* _Task to complete_:
The span to be transcribed begins with the line that contains "Run a depth-first" and ends with the last line of the listing; copy it exactly and include nothing else.
-*-*-
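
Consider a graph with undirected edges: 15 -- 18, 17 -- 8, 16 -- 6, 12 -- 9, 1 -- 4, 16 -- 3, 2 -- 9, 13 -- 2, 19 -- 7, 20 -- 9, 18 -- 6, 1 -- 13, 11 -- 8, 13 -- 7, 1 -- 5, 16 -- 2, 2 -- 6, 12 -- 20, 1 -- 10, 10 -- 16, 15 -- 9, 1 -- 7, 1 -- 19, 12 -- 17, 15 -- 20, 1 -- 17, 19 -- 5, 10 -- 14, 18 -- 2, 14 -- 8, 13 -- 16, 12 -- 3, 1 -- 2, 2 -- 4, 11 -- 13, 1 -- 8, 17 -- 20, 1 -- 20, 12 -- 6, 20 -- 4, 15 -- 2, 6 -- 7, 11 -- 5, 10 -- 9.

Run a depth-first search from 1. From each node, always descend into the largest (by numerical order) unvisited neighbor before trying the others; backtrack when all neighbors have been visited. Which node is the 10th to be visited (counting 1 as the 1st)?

Visit 1
1 → 20
20 → 17
17 → 12
12 → 9
9 → 15
15 → 18
18 → 6
6 → 16
16 → 13
13 → 11
11 → 8
8 → 14
14 → 10
11 → 5
5 → 19
19 → 7
13 → 2
2 → 4
16 → 3

Visit order: 1, 20, 17, 12, 9, 15, 18, 6, 16, 13, 11, 8, 14, 10, 5, 19, 7, 2, 4, 3

13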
-*-*-
* _Task result_:
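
Run a depth-first search from 1. From each node, always descend into the largest (by numerical order) unvisited neighbor before trying the others; backtrack when all neighbors have been visited. Which node is the 10th to be visited (counting 1 as the 1st)?

Visit 1
1 → 20
20 → 17
17 → 12
12 → 9
9 → 15
15 → 18
18 → 6
6 → 16
16 → 13
13 → 11
11 → 8
8 → 14
14 → 10
11 → 5
5 → 19
19 → 7
13 → 2
2 → 4
16 → 3

Visit order: 1, 20, 17, 12, 9, 15, 18, 6, 16, 13, 11, 8, 14, 10, 5, 19, 7, 2, 4, 3

13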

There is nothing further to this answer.